BEGIN Task input
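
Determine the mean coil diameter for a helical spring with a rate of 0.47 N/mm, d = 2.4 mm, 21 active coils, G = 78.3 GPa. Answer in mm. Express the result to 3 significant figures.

32.0 mm

D = (Gd⁴/(8N_a·k))^(1/3) = (78.3×10³·2.4⁴/(8·21·0.47))^(1/3)
  = (32900.3)^(1/3) = 32.0430 mm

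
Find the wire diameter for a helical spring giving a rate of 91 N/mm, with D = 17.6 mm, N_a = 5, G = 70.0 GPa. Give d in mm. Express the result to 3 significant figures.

4.10 mm

d = (8D³N_a·k / G)^(1/4) = (8·17.6³·5·91 / (70.0×10³))^0.25
  = (283.49)^0.25 = 4.1033 mm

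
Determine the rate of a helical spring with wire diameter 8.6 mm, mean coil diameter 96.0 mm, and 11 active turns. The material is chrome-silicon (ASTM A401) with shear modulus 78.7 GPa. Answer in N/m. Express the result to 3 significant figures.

5530 N/m

k = Gd⁴/(8D³N_a) = (78.7×10³ × 8.6⁴) / (8 × 96.0³ × 11)
  = 4.30495e+08 / 7.78568e+07 = 5.5293 N/mm = 5529.3 N/m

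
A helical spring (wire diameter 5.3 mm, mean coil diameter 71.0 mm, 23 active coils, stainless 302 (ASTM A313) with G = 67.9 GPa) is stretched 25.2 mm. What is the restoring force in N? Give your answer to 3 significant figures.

k = Gd⁴/(8D³N_a) = (67.9×10³)(5.3⁴)/(8·71.0³·23) = 0.81354 N/mm
F = k·δ = 0.81354 × 25.2 = 20.501 N

20.5 N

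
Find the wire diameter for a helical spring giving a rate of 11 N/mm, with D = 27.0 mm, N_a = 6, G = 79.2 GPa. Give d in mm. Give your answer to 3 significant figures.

3.38 mm

d = (8D³N_a·k / G)^(1/4) = (8·27.0³·6·11 / (79.2×10³))^0.25
  = (131.22)^0.25 = 3.3845 mm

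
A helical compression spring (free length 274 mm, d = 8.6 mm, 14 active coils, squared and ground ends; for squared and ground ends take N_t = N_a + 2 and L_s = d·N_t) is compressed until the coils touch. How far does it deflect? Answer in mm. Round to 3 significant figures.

N_t = 16; L_s = 8.6·16 = 137.6 mm
δ_solid = L₀ − L_s = 274 − 137.6 = 136.4 mm

136 mm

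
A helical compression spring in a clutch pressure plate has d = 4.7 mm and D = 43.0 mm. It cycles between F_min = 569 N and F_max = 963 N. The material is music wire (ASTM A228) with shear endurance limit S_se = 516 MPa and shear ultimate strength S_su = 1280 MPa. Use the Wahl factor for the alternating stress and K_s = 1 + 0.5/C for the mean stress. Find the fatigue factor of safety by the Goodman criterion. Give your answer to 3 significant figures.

0.883

C = D/d = 43.0/4.7 = 9.1489; K_W = (4C−1)/(4C−4)+0.615/C = 1.1593; K_s = 1+0.5/C = 1.0547
F_a = (F_max−F_min)/2 = 197 N; F_m = (F_max+F_min)/2 = 766 N
τ_a = K_W·8F_aD/(πd³) = 1.1593 × 207.77 = 240.86 MPa
τ_m = K_s·8F_mD/(πd³) = 1.0547 × 807.87 = 852.03 MPa
Goodman: 1/n_f = τ_a/S_se + τ_m/S_su = 240.86/516 + 852.03/1280 = 0.46678 + 0.66564 = 1.1324
n_f = 1/1.1324 = 0.8831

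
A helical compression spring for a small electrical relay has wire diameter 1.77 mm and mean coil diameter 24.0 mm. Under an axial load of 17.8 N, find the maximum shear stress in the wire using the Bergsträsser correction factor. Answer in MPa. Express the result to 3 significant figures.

Spring index C = D/d = 24.0/1.77 = 13.5593
K_B = (4C+2)/(4C−3) = 56.237/51.237 = 1.0976
τ₀ = 8FD/(πd³) = 8·17.8·24.0/(π·1.77³) = 3417.6/17.421 = 196.18 MPa
τ_max = K·τ₀ = 1.0976 × 196.18 = 215.32 MPa

215 MPa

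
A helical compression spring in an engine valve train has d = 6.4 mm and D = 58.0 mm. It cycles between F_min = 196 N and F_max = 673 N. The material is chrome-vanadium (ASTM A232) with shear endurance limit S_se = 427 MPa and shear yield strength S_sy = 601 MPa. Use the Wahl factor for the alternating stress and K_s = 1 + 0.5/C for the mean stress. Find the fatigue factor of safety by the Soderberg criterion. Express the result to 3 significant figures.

C = D/d = 58.0/6.4 = 9.0625; K_W = (4C−1)/(4C−4)+0.615/C = 1.1609; K_s = 1+0.5/C = 1.0552
F_a = (F_max−F_min)/2 = 238.5 N; F_m = (F_max+F_min)/2 = 434.5 N
τ_a = K_W·8F_aD/(πd³) = 1.1609 × 134.37 = 155.99 MPa
τ_m = K_s·8F_mD/(πd³) = 1.0552 × 244.8 = 258.31 MPa
Soderberg: 1/n_f = τ_a/S_se + τ_m/S_sy = 155.99/427 + 258.31/601 = 0.36532 + 0.42980 = 0.79512
n_f = 1/0.79512 = 1.258

1.26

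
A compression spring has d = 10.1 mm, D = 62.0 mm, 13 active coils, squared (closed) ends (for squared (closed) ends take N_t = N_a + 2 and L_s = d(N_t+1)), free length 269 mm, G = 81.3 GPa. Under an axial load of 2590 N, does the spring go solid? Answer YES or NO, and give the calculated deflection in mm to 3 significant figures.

NO, δ = 75.9 mm

k = Gd⁴/(8D³N_a) = (81.3×10³)(10.1⁴)/(8·62.0³·13) = 34.132 N/mm
N_t = 15; L_s = 10.1·16 = 161.6 mm; δ_solid = L₀ − L_s = 269 − 161.6 = 107.4 mm
δ = F/k = 2590/34.132 = 75.881 mm
δ < δ_solid → spring does not go solid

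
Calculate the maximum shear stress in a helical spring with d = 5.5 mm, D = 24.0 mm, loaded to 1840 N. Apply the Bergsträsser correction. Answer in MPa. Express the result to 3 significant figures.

Spring index C = D/d = 24.0/5.5 = 4.3636
K_B = (4C+2)/(4C−3) = 19.455/14.455 = 1.3459
τ₀ = 8FD/(πd³) = 8·1840·24.0/(π·5.5³) = 353280/522.68 = 675.9 MPa
τ_max = K·τ₀ = 1.3459 × 675.9 = 909.7 MPa

910 MPa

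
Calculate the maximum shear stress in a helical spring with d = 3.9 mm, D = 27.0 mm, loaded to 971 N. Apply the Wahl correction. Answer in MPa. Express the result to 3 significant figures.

Spring index C = D/d = 27.0/3.9 = 6.9231
K_W = (4C−1)/(4C−4) + 0.615/C = 26.692/23.692 + 0.0888 = 1.2155
τ₀ = 8FD/(πd³) = 8·971·27.0/(π·3.9³) = 209736/186.36 = 1125.5 MPa
τ_max = K·τ₀ = 1.2155 × 1125.5 = 1367.9 MPa

1370 MPa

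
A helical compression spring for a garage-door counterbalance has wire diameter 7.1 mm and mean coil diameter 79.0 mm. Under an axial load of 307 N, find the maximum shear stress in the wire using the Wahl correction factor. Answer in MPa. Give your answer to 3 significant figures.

Spring index C = D/d = 79.0/7.1 = 11.1268
K_W = (4C−1)/(4C−4) + 0.615/C = 43.507/40.507 + 0.0553 = 1.1293
τ₀ = 8FD/(πd³) = 8·307·79.0/(π·7.1³) = 194024/1124.4 = 172.56 MPa
τ_max = K·τ₀ = 1.1293 × 172.56 = 194.87 MPa

195 MPa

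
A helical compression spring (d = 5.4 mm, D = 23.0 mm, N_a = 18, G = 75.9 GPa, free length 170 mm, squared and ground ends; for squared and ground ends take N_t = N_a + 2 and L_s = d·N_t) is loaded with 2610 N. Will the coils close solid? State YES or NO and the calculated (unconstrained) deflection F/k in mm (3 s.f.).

k = Gd⁴/(8D³N_a) = (75.9×10³)(5.4⁴)/(8·23.0³·18) = 36.836 N/mm
N_t = 20; L_s = 5.4·20 = 108 mm; δ_solid = L₀ − L_s = 170 − 108 = 62 mm
δ = F/k = 2610/36.836 = 70.855 mm
δ ≥ δ_solid → spring goes solid

YES, δ = 70.9 mm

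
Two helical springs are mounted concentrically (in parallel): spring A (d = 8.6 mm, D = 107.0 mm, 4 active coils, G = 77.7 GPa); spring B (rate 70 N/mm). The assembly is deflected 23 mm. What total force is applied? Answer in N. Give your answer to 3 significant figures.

1860 N

k_A = Gd⁴/(8D³N_a) = (77.7×10³)(8.6⁴)/(8·107.0³·4) = 10.842 N/mm
Parallel: k_eq = 10.842 + 70 = 80.842 N/mm
F = k_eq·δ = 80.842·23 = 1859.4 N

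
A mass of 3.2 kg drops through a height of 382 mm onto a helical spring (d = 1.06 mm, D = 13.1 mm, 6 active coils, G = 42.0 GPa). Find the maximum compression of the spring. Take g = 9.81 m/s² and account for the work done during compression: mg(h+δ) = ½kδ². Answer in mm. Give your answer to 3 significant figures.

294 mm

k = Gd⁴/(8D³N_a) = (42.0×10³)(1.06⁴)/(8·13.1³·6) = 0.49138 N/mm
W = mg = 3.2 × 9.81 = 31.392 N
½kδ² − Wδ − Wh = 0 → δ = (W + √(W² + 2kWh))/k
δ = (31.392 + √(985.46 + 11785))/0.49138 = (31.392 + 113.01)/0.49138 = 293.86 mm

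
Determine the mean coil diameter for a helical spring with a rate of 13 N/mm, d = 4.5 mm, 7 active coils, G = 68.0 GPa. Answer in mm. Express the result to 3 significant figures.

D = (Gd⁴/(8N_a·k))^(1/3) = (68.0×10³·4.5⁴/(8·7·13))^(1/3)
  = (38302.5)^(1/3) = 33.7087 mm

33.7 mm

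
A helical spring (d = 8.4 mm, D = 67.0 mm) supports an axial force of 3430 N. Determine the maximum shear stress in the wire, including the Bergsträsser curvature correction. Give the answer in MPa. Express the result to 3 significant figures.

1160 MPa

Spring index C = D/d = 67.0/8.4 = 7.9762
K_B = (4C+2)/(4C−3) = 33.905/28.905 = 1.1730
τ₀ = 8FD/(πd³) = 8·3430·67.0/(π·8.4³) = 1.83848e+06/1862 = 987.35 MPa
τ_max = K·τ₀ = 1.1730 × 987.35 = 1158.1 MPa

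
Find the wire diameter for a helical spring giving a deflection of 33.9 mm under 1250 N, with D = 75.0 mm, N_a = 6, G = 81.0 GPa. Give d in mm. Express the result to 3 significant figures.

Required rate k = F/δ = 1250/33.9 = 36.873 N/mm
d = (8D³N_a·k / G)^(1/4) = (8·75.0³·6·36.873 / (81.0×10³))^0.25
  = (9218.3)^0.25 = 9.7986 mm

9.80 mm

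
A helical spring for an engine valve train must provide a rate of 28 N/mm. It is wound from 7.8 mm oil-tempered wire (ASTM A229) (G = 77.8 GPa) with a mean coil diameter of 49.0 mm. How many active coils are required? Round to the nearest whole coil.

N_a = Gd⁴/(8D³k) = (77.8×10³ × 7.8⁴)/(8 × 49.0³ × 28)
    = 2.87977e+08 / 2.63534e+07 = 10.93 → 11 coils

11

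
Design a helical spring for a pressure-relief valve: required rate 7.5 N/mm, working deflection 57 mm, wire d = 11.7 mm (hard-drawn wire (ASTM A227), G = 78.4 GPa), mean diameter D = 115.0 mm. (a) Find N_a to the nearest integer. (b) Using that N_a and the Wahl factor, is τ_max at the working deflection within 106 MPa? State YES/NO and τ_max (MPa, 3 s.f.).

N_a = Gd⁴/(8D³k) = (78.4×10³)(11.7⁴)/(8·115.0³·7.5) = 16.1 → N_a = 16
Actual rate k = Gd⁴/(8D³·16) = 7.5467 N/mm
Working load F = kδ = 7.5467·57 = 430.16 N
C = 115.0/11.7 = 9.8291; K_W = (4C−1)/(4C−4)+0.615/C = 1.1475
τ_max = K_W·8FD/(πd³) = 1.1475·78.652 = 90.255 MPa
τ_max ≤ 106 MPa → acceptable

(a) 16 coils; (b) YES, τ_max = 90.3 MPa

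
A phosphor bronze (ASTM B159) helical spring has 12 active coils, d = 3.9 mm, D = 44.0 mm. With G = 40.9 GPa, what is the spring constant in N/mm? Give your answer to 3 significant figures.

1.16 N/mm

k = Gd⁴/(8D³N_a) = (40.9×10³ × 3.9⁴) / (8 × 44.0³ × 12)
  = 9.46197e+06 / 8.17766e+06 = 1.1571 N/mm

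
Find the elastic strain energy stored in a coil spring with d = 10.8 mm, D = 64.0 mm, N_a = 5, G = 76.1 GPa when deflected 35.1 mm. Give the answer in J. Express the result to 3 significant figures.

k = Gd⁴/(8D³N_a) = (76.1×10³)(10.8⁴)/(8·64.0³·5) = 98.737 N/mm
U = ½kδ² = 0.5 × 98.737 × 35.1² = 60822 N·mm = 60.822 J

60.8 J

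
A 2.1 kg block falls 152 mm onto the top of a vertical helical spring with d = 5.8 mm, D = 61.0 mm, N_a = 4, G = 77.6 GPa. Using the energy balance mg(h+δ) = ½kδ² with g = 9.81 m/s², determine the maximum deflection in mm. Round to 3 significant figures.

24.5 mm

k = Gd⁴/(8D³N_a) = (77.6×10³)(5.8⁴)/(8·61.0³·4) = 12.09 N/mm
W = mg = 2.1 × 9.81 = 20.601 N
½kδ² − Wδ − Wh = 0 → δ = (W + √(W² + 2kWh))/k
δ = (20.601 + √(424.4 + 75717.5))/12.09 = (20.601 + 275.94)/12.09 = 24.527 mm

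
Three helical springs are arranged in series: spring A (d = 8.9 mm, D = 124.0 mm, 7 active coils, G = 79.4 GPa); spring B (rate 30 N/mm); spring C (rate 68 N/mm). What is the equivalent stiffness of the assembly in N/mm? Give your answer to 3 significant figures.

k_A = Gd⁴/(8D³N_a) = (79.4×10³)(8.9⁴)/(8·124.0³·7) = 4.6658 N/mm
Series: 1/k_eq = 1/4.6658 + 1/30 + 1/68 = 0.26236; k_eq = 3.8115 N/mm

3.81 N/mm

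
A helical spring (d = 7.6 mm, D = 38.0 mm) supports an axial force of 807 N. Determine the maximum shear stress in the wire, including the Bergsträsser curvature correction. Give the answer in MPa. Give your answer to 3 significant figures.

230 MPa

Spring index C = D/d = 38.0/7.6 = 5.0000
K_B = (4C+2)/(4C−3) = 22.000/17.000 = 1.2941
τ₀ = 8FD/(πd³) = 8·807·38.0/(π·7.6³) = 245328/1379.1 = 177.89 MPa
τ_max = K·τ₀ = 1.2941 × 177.89 = 230.21 MPa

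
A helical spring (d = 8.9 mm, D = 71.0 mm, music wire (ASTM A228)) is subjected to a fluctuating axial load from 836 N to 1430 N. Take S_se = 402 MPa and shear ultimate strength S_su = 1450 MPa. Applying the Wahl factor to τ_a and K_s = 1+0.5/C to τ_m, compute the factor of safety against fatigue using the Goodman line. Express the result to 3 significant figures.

2.29

C = D/d = 71.0/8.9 = 7.9775; K_W = (4C−1)/(4C−4)+0.615/C = 1.1846; K_s = 1+0.5/C = 1.0627
F_a = (F_max−F_min)/2 = 297 N; F_m = (F_max+F_min)/2 = 1133 N
τ_a = K_W·8F_aD/(πd³) = 1.1846 × 76.17 = 90.23 MPa
τ_m = K_s·8F_mD/(πd³) = 1.0627 × 290.58 = 308.79 MPa
Goodman: 1/n_f = τ_a/S_se + τ_m/S_su = 90.23/402 + 308.79/1450 = 0.22445 + 0.21296 = 0.43741
n_f = 1/0.43741 = 2.286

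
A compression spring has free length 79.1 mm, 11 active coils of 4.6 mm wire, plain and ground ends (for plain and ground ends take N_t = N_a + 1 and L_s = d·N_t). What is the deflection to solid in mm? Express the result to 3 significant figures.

23.9 mm

N_t = 12; L_s = 4.6·12 = 55.2 mm
δ_solid = L₀ − L_s = 79.1 − 55.2 = 23.9 mm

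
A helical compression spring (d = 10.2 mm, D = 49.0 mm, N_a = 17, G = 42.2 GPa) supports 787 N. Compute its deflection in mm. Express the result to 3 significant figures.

27.6 mm

k = Gd⁴/(8D³N_a) = (42.2×10³)(10.2⁴)/(8·49.0³·17) = 28.549 N/mm
δ = F/k = 787 / 28.549 = 27.567 mm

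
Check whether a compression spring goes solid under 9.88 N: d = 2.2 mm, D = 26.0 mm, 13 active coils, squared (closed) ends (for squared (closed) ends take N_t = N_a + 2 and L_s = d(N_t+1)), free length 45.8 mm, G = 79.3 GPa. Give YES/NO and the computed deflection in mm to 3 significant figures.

k = Gd⁴/(8D³N_a) = (79.3×10³)(2.2⁴)/(8·26.0³·13) = 1.0163 N/mm
N_t = 15; L_s = 2.2·16 = 35.2 mm; δ_solid = L₀ − L_s = 45.8 − 35.2 = 10.6 mm
δ = F/k = 9.88/1.0163 = 9.7218 mm
δ < δ_solid → spring does not go solid

NO, δ = 9.72 mm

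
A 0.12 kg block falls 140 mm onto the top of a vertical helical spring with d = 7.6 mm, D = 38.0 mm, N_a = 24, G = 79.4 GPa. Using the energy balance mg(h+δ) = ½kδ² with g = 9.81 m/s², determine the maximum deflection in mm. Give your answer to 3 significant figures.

k = Gd⁴/(8D³N_a) = (79.4×10³)(7.6⁴)/(8·38.0³·24) = 25.143 N/mm
W = mg = 0.12 × 9.81 = 1.1772 N
½kδ² − Wδ − Wh = 0 → δ = (W + √(W² + 2kWh))/k
δ = (1.1772 + √(1.3858 + 8287.64))/25.143 = (1.1772 + 91.044)/25.143 = 3.6678 mm

3.67 mm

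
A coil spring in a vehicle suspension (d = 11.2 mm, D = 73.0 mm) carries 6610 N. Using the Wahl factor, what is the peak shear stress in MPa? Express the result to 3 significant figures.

1080 MPa

Spring index C = D/d = 73.0/11.2 = 6.5179
K_W = (4C−1)/(4C−4) + 0.615/C = 25.071/22.071 + 0.0944 = 1.2303
τ₀ = 8FD/(πd³) = 8·6610·73.0/(π·11.2³) = 3.86024e+06/4413.7 = 874.6 MPa
τ_max = K·τ₀ = 1.2303 × 874.6 = 1076 MPa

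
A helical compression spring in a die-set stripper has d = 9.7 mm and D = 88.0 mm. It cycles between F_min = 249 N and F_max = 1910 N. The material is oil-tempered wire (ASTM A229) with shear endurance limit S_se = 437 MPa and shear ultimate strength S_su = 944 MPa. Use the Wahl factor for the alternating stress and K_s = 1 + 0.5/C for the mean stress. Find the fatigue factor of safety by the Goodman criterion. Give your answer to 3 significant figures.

1.19

C = D/d = 88.0/9.7 = 9.0722; K_W = (4C−1)/(4C−4)+0.615/C = 1.1607; K_s = 1+0.5/C = 1.0551
F_a = (F_max−F_min)/2 = 830.5 N; F_m = (F_max+F_min)/2 = 1079.5 N
τ_a = K_W·8F_aD/(πd³) = 1.1607 × 203.91 = 236.68 MPa
τ_m = K_s·8F_mD/(πd³) = 1.0551 × 265.05 = 279.66 MPa
Goodman: 1/n_f = τ_a/S_se + τ_m/S_su = 236.68/437 + 279.66/944 = 0.54161 + 0.29625 = 0.83786
n_f = 1/0.83786 = 1.194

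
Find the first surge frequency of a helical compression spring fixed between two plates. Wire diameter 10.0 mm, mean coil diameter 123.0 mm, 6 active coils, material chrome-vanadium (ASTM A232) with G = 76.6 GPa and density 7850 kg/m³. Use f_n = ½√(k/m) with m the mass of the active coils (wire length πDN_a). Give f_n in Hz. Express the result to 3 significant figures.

k = Gd⁴/(8D³N_a) = (76.6×10³)(10.0⁴)/(8·123.0³·6) = 8.5758 N/mm = 8575.8 N/m
Wire length L = πDN_a = π·123.0·6 = 2318.5 mm
m = ρ·(πd²/4)·L = 7850 × 78.54×10⁻⁶ m² × 2.3185 m = 1.4294 kg
f_n = ½√(k/m) = 0.5·√(8575.8/1.4294) = 0.5·√(5999.4) = 38.728 Hz

38.7 Hz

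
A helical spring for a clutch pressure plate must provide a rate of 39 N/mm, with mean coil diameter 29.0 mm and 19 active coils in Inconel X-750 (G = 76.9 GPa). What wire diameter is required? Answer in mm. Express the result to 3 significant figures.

d = (8D³N_a·k / G)^(1/4) = (8·29.0³·19·39 / (76.9×10³))^0.25
  = (1880.1)^0.25 = 6.5848 mm

6.58 mm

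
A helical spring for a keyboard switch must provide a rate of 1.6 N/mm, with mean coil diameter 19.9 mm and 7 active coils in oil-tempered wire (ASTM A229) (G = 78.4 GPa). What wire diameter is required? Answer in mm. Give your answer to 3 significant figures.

1.73 mm

d = (8D³N_a·k / G)^(1/4) = (8·19.9³·7·1.6 / (78.4×10³))^0.25
  = (9.0064)^0.25 = 1.7324 mm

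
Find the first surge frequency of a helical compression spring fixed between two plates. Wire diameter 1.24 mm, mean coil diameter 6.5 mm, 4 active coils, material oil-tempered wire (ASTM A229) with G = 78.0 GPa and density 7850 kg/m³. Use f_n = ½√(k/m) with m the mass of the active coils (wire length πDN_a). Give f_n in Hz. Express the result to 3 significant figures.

2600 Hz

k = Gd⁴/(8D³N_a) = (78.0×10³)(1.24⁴)/(8·6.5³·4) = 20.984 N/mm = 20984 N/m
Wire length L = πDN_a = π·6.5·4 = 81.681 mm
m = ρ·(πd²/4)·L = 7850 × 1.2076×10⁻⁶ m² × 0.081681 m = 0.00077433 kg
f_n = ½√(k/m) = 0.5·√(20984/0.00077433) = 0.5·√(2.71e+07) = 2602.9 Hz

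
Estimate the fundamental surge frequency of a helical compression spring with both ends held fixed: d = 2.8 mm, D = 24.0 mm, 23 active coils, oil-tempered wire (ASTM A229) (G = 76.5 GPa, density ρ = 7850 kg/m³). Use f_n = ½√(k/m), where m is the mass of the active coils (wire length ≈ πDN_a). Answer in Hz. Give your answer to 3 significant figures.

74.3 Hz

k = Gd⁴/(8D³N_a) = (76.5×10³)(2.8⁴)/(8·24.0³·23) = 1.8486 N/mm = 1848.6 N/m
Wire length L = πDN_a = π·24.0·23 = 1734.2 mm
m = ρ·(πd²/4)·L = 7850 × 6.1575×10⁻⁶ m² × 1.7342 m = 0.083823 kg
f_n = ½√(k/m) = 0.5·√(1848.6/0.083823) = 0.5·√(22053) = 74.252 Hz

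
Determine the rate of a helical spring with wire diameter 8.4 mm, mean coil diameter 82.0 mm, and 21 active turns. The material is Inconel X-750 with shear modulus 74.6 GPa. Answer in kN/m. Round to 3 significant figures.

4.01 kN/m

k = Gd⁴/(8D³N_a) = (74.6×10³ × 8.4⁴) / (8 × 82.0³ × 21)
  = 3.71412e+08 / 9.26298e+07 = 4.0096 N/mm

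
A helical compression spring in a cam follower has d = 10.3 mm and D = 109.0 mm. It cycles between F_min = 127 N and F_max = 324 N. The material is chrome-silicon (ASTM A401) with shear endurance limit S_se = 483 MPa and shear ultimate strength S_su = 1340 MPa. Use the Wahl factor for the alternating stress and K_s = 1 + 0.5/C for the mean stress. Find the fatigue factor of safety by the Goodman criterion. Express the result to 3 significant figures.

9.65

C = D/d = 109.0/10.3 = 10.5825; K_W = (4C−1)/(4C−4)+0.615/C = 1.1364; K_s = 1+0.5/C = 1.0472
F_a = (F_max−F_min)/2 = 98.5 N; F_m = (F_max+F_min)/2 = 225.5 N
τ_a = K_W·8F_aD/(πd³) = 1.1364 × 25.02 = 28.433 MPa
τ_m = K_s·8F_mD/(πd³) = 1.0472 × 57.28 = 59.986 MPa
Goodman: 1/n_f = τ_a/S_se + τ_m/S_su = 28.433/483 + 59.986/1340 = 0.05887 + 0.04477 = 0.10363
n_f = 1/0.10363 = 9.65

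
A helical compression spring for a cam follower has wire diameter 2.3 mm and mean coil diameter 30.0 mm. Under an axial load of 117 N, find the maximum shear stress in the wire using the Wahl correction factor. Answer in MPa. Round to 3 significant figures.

Spring index C = D/d = 30.0/2.3 = 13.0435
K_W = (4C−1)/(4C−4) + 0.615/C = 51.174/48.174 + 0.0471 = 1.1094
τ₀ = 8FD/(πd³) = 8·117·30.0/(π·2.3³) = 28080/38.224 = 734.62 MPa
τ_max = K·τ₀ = 1.1094 × 734.62 = 815.01 MPa

815 MPa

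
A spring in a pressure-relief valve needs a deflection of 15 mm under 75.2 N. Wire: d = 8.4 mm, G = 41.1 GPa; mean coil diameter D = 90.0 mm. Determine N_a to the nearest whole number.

7

Required rate k = F/δ = 75.2/15 = 5.0133 N/mm
N_a = Gd⁴/(8D³k) = (41.1×10³ × 8.4⁴)/(8 × 90.0³ × 5.0133)
    = 2.04625e+08 / 2.92378e+07 = 6.999 → 7 coils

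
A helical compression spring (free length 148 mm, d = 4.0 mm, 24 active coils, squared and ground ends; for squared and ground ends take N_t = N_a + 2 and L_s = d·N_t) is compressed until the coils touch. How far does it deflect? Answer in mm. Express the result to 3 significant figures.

N_t = 26; L_s = 4.0·26 = 104 mm
δ_solid = L₀ − L_s = 148 − 104 = 44 mm

44.0 mm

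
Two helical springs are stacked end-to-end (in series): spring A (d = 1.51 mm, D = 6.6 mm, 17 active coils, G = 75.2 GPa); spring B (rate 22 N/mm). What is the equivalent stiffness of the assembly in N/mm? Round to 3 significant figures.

6.87 N/mm

k_A = Gd⁴/(8D³N_a) = (75.2×10³)(1.51⁴)/(8·6.6³·17) = 9.999 N/mm
Series: 1/k_eq = 1/9.999 + 1/22 = 0.14546; k_eq = 6.8745 N/mm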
END Task input
Exactly and only the lines from the one containing "Two helical springs are stacked" through the end of the material are to be reproduced, both ends included.

Finished task ▸
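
Two helical springs are stacked end-to-end (in series): spring A (d = 1.51 mm, D = 6.6 mm, 17 active coils, G = 75.2 GPa); spring B (rate 22 N/mm). What is the equivalent stiffness of the assembly in N/mm? Round to 3 significant figures.

6.87 N/mm

k_A = Gd⁴/(8D³N_a) = (75.2×10³)(1.51⁴)/(8·6.6³·17) = 9.999 N/mm
Series: 1/k_eq = 1/9.999 + 1/22 = 0.14546; k_eq = 6.8745 N/mm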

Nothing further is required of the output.